#### About this exercise
Give back exactly the lines of the material below that start at the line containing "lag 1: 0.27" and end at the line containing "What seasonal period does this ACF suggest?", and no others.

....

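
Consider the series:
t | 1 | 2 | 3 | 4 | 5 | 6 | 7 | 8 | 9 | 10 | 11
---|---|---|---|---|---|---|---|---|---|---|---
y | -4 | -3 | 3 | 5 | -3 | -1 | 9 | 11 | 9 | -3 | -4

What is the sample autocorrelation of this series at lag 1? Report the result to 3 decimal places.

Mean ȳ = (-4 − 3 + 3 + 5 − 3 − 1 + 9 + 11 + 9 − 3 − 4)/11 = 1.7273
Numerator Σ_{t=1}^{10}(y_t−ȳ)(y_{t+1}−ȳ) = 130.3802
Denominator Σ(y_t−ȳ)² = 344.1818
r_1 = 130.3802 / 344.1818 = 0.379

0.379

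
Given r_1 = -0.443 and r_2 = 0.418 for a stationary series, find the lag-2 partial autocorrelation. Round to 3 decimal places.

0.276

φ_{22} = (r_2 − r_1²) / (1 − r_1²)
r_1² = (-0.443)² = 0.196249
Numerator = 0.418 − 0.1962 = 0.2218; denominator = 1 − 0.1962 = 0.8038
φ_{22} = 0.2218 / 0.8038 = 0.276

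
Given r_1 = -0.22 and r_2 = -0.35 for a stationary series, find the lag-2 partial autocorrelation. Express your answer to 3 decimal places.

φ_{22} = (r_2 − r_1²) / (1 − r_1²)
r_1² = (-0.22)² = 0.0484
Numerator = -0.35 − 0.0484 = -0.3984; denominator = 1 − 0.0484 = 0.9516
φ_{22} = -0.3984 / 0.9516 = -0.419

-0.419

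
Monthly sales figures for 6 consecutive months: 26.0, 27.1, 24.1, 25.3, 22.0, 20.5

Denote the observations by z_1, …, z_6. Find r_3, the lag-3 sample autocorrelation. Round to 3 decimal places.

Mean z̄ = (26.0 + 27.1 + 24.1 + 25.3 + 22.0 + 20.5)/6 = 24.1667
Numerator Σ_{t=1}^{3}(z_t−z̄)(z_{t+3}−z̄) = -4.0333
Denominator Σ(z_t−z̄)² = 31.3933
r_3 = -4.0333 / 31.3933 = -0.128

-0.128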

....

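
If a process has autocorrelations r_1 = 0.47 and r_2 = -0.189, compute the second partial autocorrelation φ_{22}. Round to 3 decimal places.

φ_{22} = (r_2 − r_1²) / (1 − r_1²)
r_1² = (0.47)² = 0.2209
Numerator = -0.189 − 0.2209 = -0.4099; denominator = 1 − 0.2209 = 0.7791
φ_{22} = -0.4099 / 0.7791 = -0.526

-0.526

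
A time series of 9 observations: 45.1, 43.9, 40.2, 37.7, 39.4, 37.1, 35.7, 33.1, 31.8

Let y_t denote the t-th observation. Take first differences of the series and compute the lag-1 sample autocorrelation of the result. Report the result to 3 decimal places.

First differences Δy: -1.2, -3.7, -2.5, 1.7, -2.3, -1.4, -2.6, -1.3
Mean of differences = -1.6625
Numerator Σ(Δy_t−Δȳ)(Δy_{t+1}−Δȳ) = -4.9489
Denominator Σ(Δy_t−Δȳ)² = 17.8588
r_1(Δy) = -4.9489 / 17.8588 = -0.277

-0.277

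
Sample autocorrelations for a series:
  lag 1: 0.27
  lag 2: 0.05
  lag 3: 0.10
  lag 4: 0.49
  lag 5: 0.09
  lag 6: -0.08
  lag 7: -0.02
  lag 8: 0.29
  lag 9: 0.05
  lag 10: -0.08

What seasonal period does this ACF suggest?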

....

#### Solution to this exercise
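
  lag 1: 0.27
  lag 2: 0.05
  lag 3: 0.10
  lag 4: 0.49
  lag 5: 0.09
  lag 6: -0.08
  lag 7: -0.02
  lag 8: 0.29
  lag 9: 0.05
  lag 10: -0.08

What seasonal period does this ACF suggest?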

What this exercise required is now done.